___ EXERCISE MATERIALS ___
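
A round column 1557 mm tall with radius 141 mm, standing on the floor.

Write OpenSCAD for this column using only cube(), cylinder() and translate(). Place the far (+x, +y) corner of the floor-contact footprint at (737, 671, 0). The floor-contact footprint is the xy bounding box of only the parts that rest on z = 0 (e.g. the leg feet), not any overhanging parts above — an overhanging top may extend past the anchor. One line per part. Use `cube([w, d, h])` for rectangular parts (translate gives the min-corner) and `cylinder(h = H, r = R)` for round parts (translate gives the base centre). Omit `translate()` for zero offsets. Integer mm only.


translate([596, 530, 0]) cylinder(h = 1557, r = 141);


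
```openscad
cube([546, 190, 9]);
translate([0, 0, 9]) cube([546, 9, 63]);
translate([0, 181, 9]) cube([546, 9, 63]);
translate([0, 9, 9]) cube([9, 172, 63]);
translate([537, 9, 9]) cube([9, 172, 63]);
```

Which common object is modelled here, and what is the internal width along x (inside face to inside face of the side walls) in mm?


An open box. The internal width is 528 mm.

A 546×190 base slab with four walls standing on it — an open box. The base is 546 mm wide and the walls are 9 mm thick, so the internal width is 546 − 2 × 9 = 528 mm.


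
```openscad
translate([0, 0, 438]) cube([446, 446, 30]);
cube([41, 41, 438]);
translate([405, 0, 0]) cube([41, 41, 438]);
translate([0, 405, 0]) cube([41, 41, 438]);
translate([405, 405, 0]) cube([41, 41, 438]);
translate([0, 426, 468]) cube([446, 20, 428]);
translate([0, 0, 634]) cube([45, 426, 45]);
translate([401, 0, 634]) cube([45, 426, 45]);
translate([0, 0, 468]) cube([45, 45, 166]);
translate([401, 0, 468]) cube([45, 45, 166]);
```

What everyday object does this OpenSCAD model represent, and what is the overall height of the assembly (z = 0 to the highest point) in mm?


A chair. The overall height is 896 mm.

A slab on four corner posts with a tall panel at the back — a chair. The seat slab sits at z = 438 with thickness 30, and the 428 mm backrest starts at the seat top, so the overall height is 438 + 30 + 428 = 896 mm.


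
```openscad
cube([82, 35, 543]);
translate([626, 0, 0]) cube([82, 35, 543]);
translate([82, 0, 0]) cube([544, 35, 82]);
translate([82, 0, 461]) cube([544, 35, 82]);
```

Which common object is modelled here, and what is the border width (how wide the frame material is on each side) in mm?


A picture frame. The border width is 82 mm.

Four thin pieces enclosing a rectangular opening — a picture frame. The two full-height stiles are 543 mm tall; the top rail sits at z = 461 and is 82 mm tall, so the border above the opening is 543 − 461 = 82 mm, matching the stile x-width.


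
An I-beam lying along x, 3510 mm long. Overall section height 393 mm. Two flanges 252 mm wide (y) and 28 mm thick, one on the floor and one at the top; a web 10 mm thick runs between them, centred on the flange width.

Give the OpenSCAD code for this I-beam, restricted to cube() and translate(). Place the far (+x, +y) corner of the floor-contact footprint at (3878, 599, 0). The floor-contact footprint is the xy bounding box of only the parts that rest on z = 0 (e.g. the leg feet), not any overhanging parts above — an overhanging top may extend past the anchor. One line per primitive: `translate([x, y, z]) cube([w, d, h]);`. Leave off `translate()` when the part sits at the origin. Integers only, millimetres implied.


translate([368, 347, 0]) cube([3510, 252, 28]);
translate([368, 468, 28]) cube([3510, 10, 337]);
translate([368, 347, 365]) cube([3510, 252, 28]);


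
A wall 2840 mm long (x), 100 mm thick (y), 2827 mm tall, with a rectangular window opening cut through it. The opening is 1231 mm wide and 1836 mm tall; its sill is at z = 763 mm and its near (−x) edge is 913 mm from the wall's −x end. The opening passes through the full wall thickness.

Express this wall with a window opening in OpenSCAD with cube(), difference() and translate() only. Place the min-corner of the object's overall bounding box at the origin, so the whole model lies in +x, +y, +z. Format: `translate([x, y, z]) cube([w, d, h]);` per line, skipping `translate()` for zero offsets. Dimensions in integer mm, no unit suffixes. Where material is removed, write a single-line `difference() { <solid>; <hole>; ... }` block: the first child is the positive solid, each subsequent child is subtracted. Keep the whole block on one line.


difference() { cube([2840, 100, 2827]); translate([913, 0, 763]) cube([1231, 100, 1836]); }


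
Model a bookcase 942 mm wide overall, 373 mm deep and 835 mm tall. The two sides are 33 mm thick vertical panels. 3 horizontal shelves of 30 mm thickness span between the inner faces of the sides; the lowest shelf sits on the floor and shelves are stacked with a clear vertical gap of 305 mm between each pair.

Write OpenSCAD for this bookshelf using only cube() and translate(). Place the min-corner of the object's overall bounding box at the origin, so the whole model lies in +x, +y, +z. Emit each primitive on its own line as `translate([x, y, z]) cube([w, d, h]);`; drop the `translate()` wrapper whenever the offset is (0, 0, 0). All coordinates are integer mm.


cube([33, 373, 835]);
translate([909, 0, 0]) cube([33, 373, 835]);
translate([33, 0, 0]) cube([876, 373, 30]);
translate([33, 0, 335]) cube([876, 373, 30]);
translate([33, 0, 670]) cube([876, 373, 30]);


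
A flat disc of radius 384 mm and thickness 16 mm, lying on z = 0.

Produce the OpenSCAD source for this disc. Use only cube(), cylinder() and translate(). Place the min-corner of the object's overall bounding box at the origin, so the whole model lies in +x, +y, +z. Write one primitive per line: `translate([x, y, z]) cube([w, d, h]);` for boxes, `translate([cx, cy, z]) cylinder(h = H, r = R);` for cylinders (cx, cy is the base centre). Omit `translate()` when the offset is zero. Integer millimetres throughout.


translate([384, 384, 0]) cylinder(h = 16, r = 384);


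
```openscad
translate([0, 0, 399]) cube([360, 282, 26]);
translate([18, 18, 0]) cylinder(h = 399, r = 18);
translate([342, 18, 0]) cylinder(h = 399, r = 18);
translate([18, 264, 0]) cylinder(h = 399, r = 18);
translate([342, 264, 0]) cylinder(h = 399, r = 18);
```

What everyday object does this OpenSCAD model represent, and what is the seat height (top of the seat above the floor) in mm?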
___
WHAT IS EXPECTED:
Return all the data above once more, precisely as given.

WRITTEN RESPONSE:
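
A round column 1557 mm tall with radius 141 mm, standing on the floor.

Write OpenSCAD for this column using only cube(), cylinder() and translate(). Place the far (+x, +y) corner of the floor-contact footprint at (737, 671, 0). The floor-contact footprint is the xy bounding box of only the parts that rest on z = 0 (e.g. the leg feet), not any overhanging parts above — an overhanging top may extend past the anchor. One line per part. Use `cube([w, d, h])` for rectangular parts (translate gives the min-corner) and `cylinder(h = H, r = R)` for round parts (translate gives the base centre). Omit `translate()` for zero offsets. Integer mm only.


translate([596, 530, 0]) cylinder(h = 1557, r = 141);


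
```openscad
cube([546, 190, 9]);
translate([0, 0, 9]) cube([546, 9, 63]);
translate([0, 181, 9]) cube([546, 9, 63]);
translate([0, 9, 9]) cube([9, 172, 63]);
translate([537, 9, 9]) cube([9, 172, 63]);
```

Which common object is modelled here, and what is the internal width along x (inside face to inside face of the side walls) in mm?


An open box. The internal width is 528 mm.

A 546×190 base slab with four walls standing on it — an open box. The base is 546 mm wide and the walls are 9 mm thick, so the internal width is 546 − 2 × 9 = 528 mm.


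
```openscad
translate([0, 0, 438]) cube([446, 446, 30]);
cube([41, 41, 438]);
translate([405, 0, 0]) cube([41, 41, 438]);
translate([0, 405, 0]) cube([41, 41, 438]);
translate([405, 405, 0]) cube([41, 41, 438]);
translate([0, 426, 468]) cube([446, 20, 428]);
translate([0, 0, 634]) cube([45, 426, 45]);
translate([401, 0, 634]) cube([45, 426, 45]);
translate([0, 0, 468]) cube([45, 45, 166]);
translate([401, 0, 468]) cube([45, 45, 166]);
```

What everyday object does this OpenSCAD model represent, and what is the overall height of the assembly (z = 0 to the highest point) in mm?


A chair. The overall height is 896 mm.

A slab on four corner posts with a tall panel at the back — a chair. The seat slab sits at z = 438 with thickness 30, and the 428 mm backrest starts at the seat top, so the overall height is 438 + 30 + 428 = 896 mm.


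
```openscad
cube([82, 35, 543]);
translate([626, 0, 0]) cube([82, 35, 543]);
translate([82, 0, 0]) cube([544, 35, 82]);
translate([82, 0, 461]) cube([544, 35, 82]);
```

Which common object is modelled here, and what is the border width (how wide the frame material is on each side) in mm?


A picture frame. The border width is 82 mm.

Four thin pieces enclosing a rectangular opening — a picture frame. The two full-height stiles are 543 mm tall; the top rail sits at z = 461 and is 82 mm tall, so the border above the opening is 543 − 461 = 82 mm, matching the stile x-width.


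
An I-beam lying along x, 3510 mm long. Overall section height 393 mm. Two flanges 252 mm wide (y) and 28 mm thick, one on the floor and one at the top; a web 10 mm thick runs between them, centred on the flange width.

Give the OpenSCAD code for this I-beam, restricted to cube() and translate(). Place the far (+x, +y) corner of the floor-contact footprint at (3878, 599, 0). The floor-contact footprint is the xy bounding box of only the parts that rest on z = 0 (e.g. the leg feet), not any overhanging parts above — an overhanging top may extend past the anchor. One line per primitive: `translate([x, y, z]) cube([w, d, h]);`. Leave off `translate()` when the part sits at the origin. Integers only, millimetres implied.


translate([368, 347, 0]) cube([3510, 252, 28]);
translate([368, 468, 28]) cube([3510, 10, 337]);
translate([368, 347, 365]) cube([3510, 252, 28]);


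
A wall 2840 mm long (x), 100 mm thick (y), 2827 mm tall, with a rectangular window opening cut through it. The opening is 1231 mm wide and 1836 mm tall; its sill is at z = 763 mm and its near (−x) edge is 913 mm from the wall's −x end. The opening passes through the full wall thickness.

Express this wall with a window opening in OpenSCAD with cube(), difference() and translate() only. Place the min-corner of the object's overall bounding box at the origin, so the whole model lies in +x, +y, +z. Format: `translate([x, y, z]) cube([w, d, h]);` per line, skipping `translate()` for zero offsets. Dimensions in integer mm, no unit suffixes. Where material is removed, write a single-line `difference() { <solid>; <hole>; ... }` block: the first child is the positive solid, each subsequent child is subtracted. Keep the whole block on one line.


difference() { cube([2840, 100, 2827]); translate([913, 0, 763]) cube([1231, 100, 1836]); }


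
Model a bookcase 942 mm wide overall, 373 mm deep and 835 mm tall. The two sides are 33 mm thick vertical panels. 3 horizontal shelves of 30 mm thickness span between the inner faces of the sides; the lowest shelf sits on the floor and shelves are stacked with a clear vertical gap of 305 mm between each pair.

Write OpenSCAD for this bookshelf using only cube() and translate(). Place the min-corner of the object's overall bounding box at the origin, so the whole model lies in +x, +y, +z. Emit each primitive on its own line as `translate([x, y, z]) cube([w, d, h]);`; drop the `translate()` wrapper whenever the offset is (0, 0, 0). All coordinates are integer mm.


cube([33, 373, 835]);
translate([909, 0, 0]) cube([33, 373, 835]);
translate([33, 0, 0]) cube([876, 373, 30]);
translate([33, 0, 335]) cube([876, 373, 30]);
translate([33, 0, 670]) cube([876, 373, 30]);


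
A flat disc of radius 384 mm and thickness 16 mm, lying on z = 0.

Produce the OpenSCAD source for this disc. Use only cube(), cylinder() and translate(). Place the min-corner of the object's overall bounding box at the origin, so the whole model lies in +x, +y, +z. Write one primitive per line: `translate([x, y, z]) cube([w, d, h]);` for boxes, `translate([cx, cy, z]) cylinder(h = H, r = R);` for cylinders (cx, cy is the base centre). Omit `translate()` when the offset is zero. Integer millimetres throughout.


translate([384, 384, 0]) cylinder(h = 16, r = 384);


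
```openscad
translate([0, 0, 399]) cube([360, 282, 26]);
translate([18, 18, 0]) cylinder(h = 399, r = 18);
translate([342, 18, 0]) cylinder(h = 399, r = 18);
translate([18, 264, 0]) cylinder(h = 399, r = 18);
translate([342, 264, 0]) cylinder(h = 399, r = 18);
```

What everyday object does this OpenSCAD model represent, and what is the seat height (top of the seat above the floor) in mm?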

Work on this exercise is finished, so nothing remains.